◆ Task statement:
Reproduce the records that follow exactly as they appear.

[Dataset entries]
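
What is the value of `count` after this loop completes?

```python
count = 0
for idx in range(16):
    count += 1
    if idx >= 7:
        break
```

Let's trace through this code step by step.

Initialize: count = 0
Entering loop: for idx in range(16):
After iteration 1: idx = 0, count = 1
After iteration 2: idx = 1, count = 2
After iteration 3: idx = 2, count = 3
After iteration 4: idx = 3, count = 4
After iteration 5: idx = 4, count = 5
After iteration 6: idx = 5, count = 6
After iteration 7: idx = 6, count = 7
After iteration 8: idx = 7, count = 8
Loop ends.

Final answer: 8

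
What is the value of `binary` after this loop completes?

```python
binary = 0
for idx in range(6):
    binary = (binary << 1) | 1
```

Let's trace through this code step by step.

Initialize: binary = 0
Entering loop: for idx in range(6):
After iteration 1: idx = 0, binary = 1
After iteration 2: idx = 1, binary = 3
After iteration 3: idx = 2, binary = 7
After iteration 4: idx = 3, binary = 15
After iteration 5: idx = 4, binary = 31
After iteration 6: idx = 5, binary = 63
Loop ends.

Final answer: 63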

◆ Your solution:
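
What is the value of `count` after this loop completes?

```python
count = 0
for idx in range(16):
    count += 1
    if idx >= 7:
        break
```

Let's trace through this code step by step.

Initialize: count = 0
Entering loop: for idx in range(16):
After iteration 1: idx = 0, count = 1
After iteration 2: idx = 1, count = 2
After iteration 3: idx = 2, count = 3
After iteration 4: idx = 3, count = 4
After iteration 5: idx = 4, count = 5
After iteration 6: idx = 5, count = 6
After iteration 7: idx = 6, count = 7
After iteration 8: idx = 7, count = 8
Loop ends.

Final answer: 8

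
What is the value of `binary` after this loop completes?

```python
binary = 0
for idx in range(6):
    binary = (binary << 1) | 1
```

Let's trace through this code step by step.

Initialize: binary = 0
Entering loop: for idx in range(6):
After iteration 1: idx = 0, binary = 1
After iteration 2: idx = 1, binary = 3
After iteration 3: idx = 2, binary = 7
After iteration 4: idx = 3, binary = 15
After iteration 5: idx = 4, binary = 31
After iteration 6: idx = 5, binary = 63
Loop ends.

Final answer: 63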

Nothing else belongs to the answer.